● Items from a dataset:
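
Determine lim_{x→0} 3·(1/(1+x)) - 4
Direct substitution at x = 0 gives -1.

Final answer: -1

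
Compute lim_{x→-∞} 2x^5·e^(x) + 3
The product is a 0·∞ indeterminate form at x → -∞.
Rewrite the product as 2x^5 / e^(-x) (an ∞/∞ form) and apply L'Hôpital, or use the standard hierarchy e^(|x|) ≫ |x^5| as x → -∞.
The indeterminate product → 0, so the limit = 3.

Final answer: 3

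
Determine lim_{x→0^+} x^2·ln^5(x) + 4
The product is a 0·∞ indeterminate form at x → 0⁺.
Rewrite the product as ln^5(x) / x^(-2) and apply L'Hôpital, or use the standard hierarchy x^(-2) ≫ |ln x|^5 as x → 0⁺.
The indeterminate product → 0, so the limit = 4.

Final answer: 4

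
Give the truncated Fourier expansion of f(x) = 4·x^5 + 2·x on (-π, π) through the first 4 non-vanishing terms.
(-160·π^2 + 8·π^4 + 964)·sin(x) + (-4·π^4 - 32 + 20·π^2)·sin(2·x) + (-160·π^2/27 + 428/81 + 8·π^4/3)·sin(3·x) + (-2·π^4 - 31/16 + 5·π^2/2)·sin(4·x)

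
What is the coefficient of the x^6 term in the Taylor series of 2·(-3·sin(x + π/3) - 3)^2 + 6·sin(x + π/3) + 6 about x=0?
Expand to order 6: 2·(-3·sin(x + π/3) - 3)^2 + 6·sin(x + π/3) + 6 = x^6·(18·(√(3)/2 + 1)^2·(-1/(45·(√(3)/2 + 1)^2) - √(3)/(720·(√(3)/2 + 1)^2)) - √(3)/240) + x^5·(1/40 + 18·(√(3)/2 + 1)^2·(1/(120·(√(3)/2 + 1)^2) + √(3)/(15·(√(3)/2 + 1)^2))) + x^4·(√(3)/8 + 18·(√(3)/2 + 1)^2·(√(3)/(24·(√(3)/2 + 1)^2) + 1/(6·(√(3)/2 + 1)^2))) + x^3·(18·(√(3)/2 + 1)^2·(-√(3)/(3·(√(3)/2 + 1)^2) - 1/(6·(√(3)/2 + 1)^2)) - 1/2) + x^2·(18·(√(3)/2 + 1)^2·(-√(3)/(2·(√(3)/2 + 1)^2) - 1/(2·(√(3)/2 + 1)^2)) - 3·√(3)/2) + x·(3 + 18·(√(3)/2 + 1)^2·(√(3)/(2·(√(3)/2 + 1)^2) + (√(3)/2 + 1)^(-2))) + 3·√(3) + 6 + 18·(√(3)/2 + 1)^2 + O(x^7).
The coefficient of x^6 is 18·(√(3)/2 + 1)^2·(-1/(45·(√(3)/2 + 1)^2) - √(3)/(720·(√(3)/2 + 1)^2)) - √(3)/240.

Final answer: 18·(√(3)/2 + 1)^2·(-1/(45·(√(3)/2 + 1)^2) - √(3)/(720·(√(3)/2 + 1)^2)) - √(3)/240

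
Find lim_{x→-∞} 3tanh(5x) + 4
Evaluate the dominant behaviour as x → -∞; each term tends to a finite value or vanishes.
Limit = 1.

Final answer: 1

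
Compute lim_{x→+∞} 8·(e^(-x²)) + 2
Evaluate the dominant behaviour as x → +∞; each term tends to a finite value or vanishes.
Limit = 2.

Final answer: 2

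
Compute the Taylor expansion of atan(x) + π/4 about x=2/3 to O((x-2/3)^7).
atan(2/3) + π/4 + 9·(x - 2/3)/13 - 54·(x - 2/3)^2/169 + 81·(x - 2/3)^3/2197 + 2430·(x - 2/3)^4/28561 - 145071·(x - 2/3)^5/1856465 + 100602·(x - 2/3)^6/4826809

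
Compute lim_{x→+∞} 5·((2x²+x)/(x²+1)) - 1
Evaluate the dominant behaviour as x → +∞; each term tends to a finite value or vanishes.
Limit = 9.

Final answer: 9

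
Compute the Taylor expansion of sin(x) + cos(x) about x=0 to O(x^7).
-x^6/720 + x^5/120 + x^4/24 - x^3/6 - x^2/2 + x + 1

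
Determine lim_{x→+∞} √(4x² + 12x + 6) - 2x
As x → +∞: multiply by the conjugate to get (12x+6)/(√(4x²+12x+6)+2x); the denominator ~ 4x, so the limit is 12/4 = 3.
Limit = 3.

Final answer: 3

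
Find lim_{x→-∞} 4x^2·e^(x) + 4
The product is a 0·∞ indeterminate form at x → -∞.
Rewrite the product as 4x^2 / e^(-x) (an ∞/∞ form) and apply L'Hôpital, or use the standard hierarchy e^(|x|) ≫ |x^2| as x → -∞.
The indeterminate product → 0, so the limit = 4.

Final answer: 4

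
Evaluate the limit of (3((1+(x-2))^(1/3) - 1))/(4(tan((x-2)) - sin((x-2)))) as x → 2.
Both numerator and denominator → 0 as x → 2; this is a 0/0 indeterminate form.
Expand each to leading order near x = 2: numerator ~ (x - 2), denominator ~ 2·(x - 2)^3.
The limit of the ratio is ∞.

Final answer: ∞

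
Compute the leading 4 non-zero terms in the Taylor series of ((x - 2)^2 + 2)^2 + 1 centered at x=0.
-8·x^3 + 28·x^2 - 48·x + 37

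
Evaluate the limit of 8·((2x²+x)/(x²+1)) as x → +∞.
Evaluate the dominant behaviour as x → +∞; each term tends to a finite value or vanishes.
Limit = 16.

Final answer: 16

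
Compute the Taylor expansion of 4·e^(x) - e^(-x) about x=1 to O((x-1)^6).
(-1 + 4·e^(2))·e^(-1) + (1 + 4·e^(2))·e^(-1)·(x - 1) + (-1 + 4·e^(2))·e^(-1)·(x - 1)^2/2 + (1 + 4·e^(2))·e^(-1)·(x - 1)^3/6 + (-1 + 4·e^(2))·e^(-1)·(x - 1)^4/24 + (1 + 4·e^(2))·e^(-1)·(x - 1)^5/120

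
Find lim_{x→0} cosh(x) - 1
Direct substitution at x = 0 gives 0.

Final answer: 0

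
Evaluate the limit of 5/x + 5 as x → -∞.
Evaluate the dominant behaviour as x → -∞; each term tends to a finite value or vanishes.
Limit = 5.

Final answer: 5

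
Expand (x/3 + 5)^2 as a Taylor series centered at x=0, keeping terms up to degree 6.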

● TASK STATEMENT: Please restate every line of the records exactly.

● SOLUTION TO THE EXERCISE:
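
Determine lim_{x→0} 3·(1/(1+x)) - 4
Direct substitution at x = 0 gives -1.

Final answer: -1

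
Compute lim_{x→-∞} 2x^5·e^(x) + 3
The product is a 0·∞ indeterminate form at x → -∞.
Rewrite the product as 2x^5 / e^(-x) (an ∞/∞ form) and apply L'Hôpital, or use the standard hierarchy e^(|x|) ≫ |x^5| as x → -∞.
The indeterminate product → 0, so the limit = 3.

Final answer: 3

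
Determine lim_{x→0^+} x^2·ln^5(x) + 4
The product is a 0·∞ indeterminate form at x → 0⁺.
Rewrite the product as ln^5(x) / x^(-2) and apply L'Hôpital, or use the standard hierarchy x^(-2) ≫ |ln x|^5 as x → 0⁺.
The indeterminate product → 0, so the limit = 4.

Final answer: 4

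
Give the truncated Fourier expansion of f(x) = 4·x^5 + 2·x on (-π, π) through the first 4 non-vanishing terms.
(-160·π^2 + 8·π^4 + 964)·sin(x) + (-4·π^4 - 32 + 20·π^2)·sin(2·x) + (-160·π^2/27 + 428/81 + 8·π^4/3)·sin(3·x) + (-2·π^4 - 31/16 + 5·π^2/2)·sin(4·x)

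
What is the coefficient of the x^6 term in the Taylor series of 2·(-3·sin(x + π/3) - 3)^2 + 6·sin(x + π/3) + 6 about x=0?
Expand to order 6: 2·(-3·sin(x + π/3) - 3)^2 + 6·sin(x + π/3) + 6 = x^6·(18·(√(3)/2 + 1)^2·(-1/(45·(√(3)/2 + 1)^2) - √(3)/(720·(√(3)/2 + 1)^2)) - √(3)/240) + x^5·(1/40 + 18·(√(3)/2 + 1)^2·(1/(120·(√(3)/2 + 1)^2) + √(3)/(15·(√(3)/2 + 1)^2))) + x^4·(√(3)/8 + 18·(√(3)/2 + 1)^2·(√(3)/(24·(√(3)/2 + 1)^2) + 1/(6·(√(3)/2 + 1)^2))) + x^3·(18·(√(3)/2 + 1)^2·(-√(3)/(3·(√(3)/2 + 1)^2) - 1/(6·(√(3)/2 + 1)^2)) - 1/2) + x^2·(18·(√(3)/2 + 1)^2·(-√(3)/(2·(√(3)/2 + 1)^2) - 1/(2·(√(3)/2 + 1)^2)) - 3·√(3)/2) + x·(3 + 18·(√(3)/2 + 1)^2·(√(3)/(2·(√(3)/2 + 1)^2) + (√(3)/2 + 1)^(-2))) + 3·√(3) + 6 + 18·(√(3)/2 + 1)^2 + O(x^7).
The coefficient of x^6 is 18·(√(3)/2 + 1)^2·(-1/(45·(√(3)/2 + 1)^2) - √(3)/(720·(√(3)/2 + 1)^2)) - √(3)/240.

Final answer: 18·(√(3)/2 + 1)^2·(-1/(45·(√(3)/2 + 1)^2) - √(3)/(720·(√(3)/2 + 1)^2)) - √(3)/240

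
Find lim_{x→-∞} 3tanh(5x) + 4
Evaluate the dominant behaviour as x → -∞; each term tends to a finite value or vanishes.
Limit = 1.

Final answer: 1

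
Compute lim_{x→+∞} 8·(e^(-x²)) + 2
Evaluate the dominant behaviour as x → +∞; each term tends to a finite value or vanishes.
Limit = 2.

Final answer: 2

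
Compute the Taylor expansion of atan(x) + π/4 about x=2/3 to O((x-2/3)^7).
atan(2/3) + π/4 + 9·(x - 2/3)/13 - 54·(x - 2/3)^2/169 + 81·(x - 2/3)^3/2197 + 2430·(x - 2/3)^4/28561 - 145071·(x - 2/3)^5/1856465 + 100602·(x - 2/3)^6/4826809

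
Compute lim_{x→+∞} 5·((2x²+x)/(x²+1)) - 1
Evaluate the dominant behaviour as x → +∞; each term tends to a finite value or vanishes.
Limit = 9.

Final answer: 9

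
Compute the Taylor expansion of sin(x) + cos(x) about x=0 to O(x^7).
-x^6/720 + x^5/120 + x^4/24 - x^3/6 - x^2/2 + x + 1

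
Determine lim_{x→+∞} √(4x² + 12x + 6) - 2x
As x → +∞: multiply by the conjugate to get (12x+6)/(√(4x²+12x+6)+2x); the denominator ~ 4x, so the limit is 12/4 = 3.
Limit = 3.

Final answer: 3

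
Find lim_{x→-∞} 4x^2·e^(x) + 4
The product is a 0·∞ indeterminate form at x → -∞.
Rewrite the product as 4x^2 / e^(-x) (an ∞/∞ form) and apply L'Hôpital, or use the standard hierarchy e^(|x|) ≫ |x^2| as x → -∞.
The indeterminate product → 0, so the limit = 4.

Final answer: 4

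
Evaluate the limit of (3((1+(x-2))^(1/3) - 1))/(4(tan((x-2)) - sin((x-2)))) as x → 2.
Both numerator and denominator → 0 as x → 2; this is a 0/0 indeterminate form.
Expand each to leading order near x = 2: numerator ~ (x - 2), denominator ~ 2·(x - 2)^3.
The limit of the ratio is ∞.

Final answer: ∞

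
Compute the leading 4 non-zero terms in the Taylor series of ((x - 2)^2 + 2)^2 + 1 centered at x=0.
-8·x^3 + 28·x^2 - 48·x + 37

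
Evaluate the limit of 8·((2x²+x)/(x²+1)) as x → +∞.
Evaluate the dominant behaviour as x → +∞; each term tends to a finite value or vanishes.
Limit = 16.

Final answer: 16

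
Compute the Taylor expansion of 4·e^(x) - e^(-x) about x=1 to O((x-1)^6).
(-1 + 4·e^(2))·e^(-1) + (1 + 4·e^(2))·e^(-1)·(x - 1) + (-1 + 4·e^(2))·e^(-1)·(x - 1)^2/2 + (1 + 4·e^(2))·e^(-1)·(x - 1)^3/6 + (-1 + 4·e^(2))·e^(-1)·(x - 1)^4/24 + (1 + 4·e^(2))·e^(-1)·(x - 1)^5/120

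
Find lim_{x→0} cosh(x) - 1
Direct substitution at x = 0 gives 0.

Final answer: 0

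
Evaluate the limit of 5/x + 5 as x → -∞.
Evaluate the dominant behaviour as x → -∞; each term tends to a finite value or vanishes.
Limit = 5.

Final answer: 5

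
Expand (x/3 + 5)^2 as a Taylor series centered at x=0, keeping terms up to degree 6.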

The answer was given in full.